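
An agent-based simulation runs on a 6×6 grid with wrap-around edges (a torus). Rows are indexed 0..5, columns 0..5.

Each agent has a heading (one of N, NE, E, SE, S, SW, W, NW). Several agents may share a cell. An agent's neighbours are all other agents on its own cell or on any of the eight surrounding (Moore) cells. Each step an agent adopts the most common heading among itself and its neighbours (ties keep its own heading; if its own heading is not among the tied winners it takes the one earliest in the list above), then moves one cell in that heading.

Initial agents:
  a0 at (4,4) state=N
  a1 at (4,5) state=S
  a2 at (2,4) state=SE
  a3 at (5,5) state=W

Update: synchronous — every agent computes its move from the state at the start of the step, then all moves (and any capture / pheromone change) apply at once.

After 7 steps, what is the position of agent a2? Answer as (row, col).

(3, 5)

t=1: a0@(3,4):N a1@(5,5):S a2@(3,5):SE a3@(5,4):W
t=2: a0@(2,4):N a1@(0,5):S a2@(4,0):SE a3@(5,3):W
t=3: a0@(1,4):N a1@(1,5):S a2@(5,1):SE a3@(5,2):W
t=4: a0@(0,4):N a1@(2,5):S a2@(0,2):SE a3@(5,1):W
t=5: a0@(5,4):N a1@(3,5):S a2@(1,3):SE a3@(5,0):W
t=6: a0@(4,4):N a1@(4,5):S a2@(2,4):SE a3@(5,5):W
t=7: a0@(3,4):N a1@(5,5):S a2@(3,5):SE a3@(5,4):W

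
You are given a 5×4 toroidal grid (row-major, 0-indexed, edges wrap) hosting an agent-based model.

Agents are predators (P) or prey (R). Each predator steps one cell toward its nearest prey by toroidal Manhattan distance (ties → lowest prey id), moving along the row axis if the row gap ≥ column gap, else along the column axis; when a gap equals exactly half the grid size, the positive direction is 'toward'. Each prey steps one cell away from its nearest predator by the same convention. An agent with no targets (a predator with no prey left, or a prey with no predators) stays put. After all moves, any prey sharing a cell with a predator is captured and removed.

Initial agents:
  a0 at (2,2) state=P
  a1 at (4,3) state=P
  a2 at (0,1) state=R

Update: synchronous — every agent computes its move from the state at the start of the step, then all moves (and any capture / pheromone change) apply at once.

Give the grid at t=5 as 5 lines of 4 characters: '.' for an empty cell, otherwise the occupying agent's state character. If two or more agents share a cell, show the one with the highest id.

....
..R.
..P.
....
....

t=1: a0@(1,2):P a1@(4,0):P a2@(4,1):R
t=2: a0@(0,2):P a1@(4,1):P a2@(4,2):R
t=3: a0@(4,2):P a1@(4,2):P a2@(3,2):R
t=4: a0@(3,2):P a1@(3,2):P a2@(2,2):R
t=5: a0@(2,2):P a1@(2,2):P a2@(1,2):R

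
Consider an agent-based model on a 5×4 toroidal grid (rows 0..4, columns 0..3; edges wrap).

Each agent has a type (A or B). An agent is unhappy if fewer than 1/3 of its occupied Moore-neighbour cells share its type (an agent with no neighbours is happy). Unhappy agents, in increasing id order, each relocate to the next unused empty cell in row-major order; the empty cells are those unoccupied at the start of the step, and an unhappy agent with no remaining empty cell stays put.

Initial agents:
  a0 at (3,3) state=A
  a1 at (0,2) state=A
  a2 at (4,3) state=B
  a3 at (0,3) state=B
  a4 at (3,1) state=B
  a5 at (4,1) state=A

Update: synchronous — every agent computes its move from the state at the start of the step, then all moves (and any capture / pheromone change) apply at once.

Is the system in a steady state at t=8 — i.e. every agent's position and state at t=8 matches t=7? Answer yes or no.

yes

t=1: a0@(0,0):A a1@(0,2):A a2@(4,3):B a3@(0,3):B a4@(0,1):B a5@(4,1):A
t=2: a0@(1,0):A a1@(1,1):A a2@(4,3):B a3@(0,3):B a4@(1,2):B a5@(4,1):A
t=3: (unchanged — steady state)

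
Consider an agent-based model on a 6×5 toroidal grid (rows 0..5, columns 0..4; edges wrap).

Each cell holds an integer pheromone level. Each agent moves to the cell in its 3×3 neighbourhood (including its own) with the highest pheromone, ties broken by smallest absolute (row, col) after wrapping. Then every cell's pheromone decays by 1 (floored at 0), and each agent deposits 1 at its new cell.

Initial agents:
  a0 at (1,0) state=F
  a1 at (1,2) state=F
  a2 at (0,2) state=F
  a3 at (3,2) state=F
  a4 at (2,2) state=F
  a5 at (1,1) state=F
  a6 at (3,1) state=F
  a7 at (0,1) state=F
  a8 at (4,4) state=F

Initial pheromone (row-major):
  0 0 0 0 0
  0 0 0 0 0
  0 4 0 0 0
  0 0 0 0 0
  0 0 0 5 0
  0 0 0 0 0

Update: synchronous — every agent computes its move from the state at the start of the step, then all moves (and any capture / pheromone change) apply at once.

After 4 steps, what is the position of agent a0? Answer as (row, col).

(2, 1)

t=1: a0@(2,1) a1@(2,1) a2@(0,1) a3@(4,3) a4@(2,1) a5@(2,1) a6@(2,1) a7@(0,0) a8@(4,3) | pheromone: 1 1 0 0 0 / 0 0 0 0 0 / 0 8 0 0 0 / 0 0 0 0 0 / 0 0 0 6 0 / 0 0 0 0 0
t=2: a0@(2,1) a1@(2,1) a2@(0,0) a3@(4,3) a4@(2,1) a5@(2,1) a6@(2,1) a7@(0,0) a8@(4,3) | pheromone: 2 0 0 0 0 / 0 0 0 0 0 / 0 12 0 0 0 / 0 0 0 0 0 / 0 0 0 7 0 / 0 0 0 0 0
t=3: a0@(2,1) a1@(2,1) a2@(0,0) a3@(4,3) a4@(2,1) a5@(2,1) a6@(2,1) a7@(0,0) a8@(4,3) | pheromone: 3 0 0 0 0 / 0 0 0 0 0 / 0 16 0 0 0 / 0 0 0 0 0 / 0 0 0 8 0 / 0 0 0 0 0
t=4: a0@(2,1) a1@(2,1) a2@(0,0) a3@(4,3) a4@(2,1) a5@(2,1) a6@(2,1) a7@(0,0) a8@(4,3) | pheromone: 4 0 0 0 0 / 0 0 0 0 0 / 0 20 0 0 0 / 0 0 0 0 0 / 0 0 0 9 0 / 0 0 0 0 0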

********

→ **Task requirements**
Find the word "based" in the listing above. Copy each line where it appears.

→ **Task response**
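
An agent-based simulation runs on a 6×6 grid with wrap-around edges (a torus). Rows are indexed 0..5, columns 0..5.
You are given a 5×4 toroidal grid (row-major, 0-indexed, edges wrap) hosting an agent-based model.
Consider an agent-based model on a 5×4 toroidal grid (rows 0..4, columns 0..3; edges wrap).
Consider an agent-based model on a 6×5 toroidal grid (rows 0..5, columns 0..4; edges wrap).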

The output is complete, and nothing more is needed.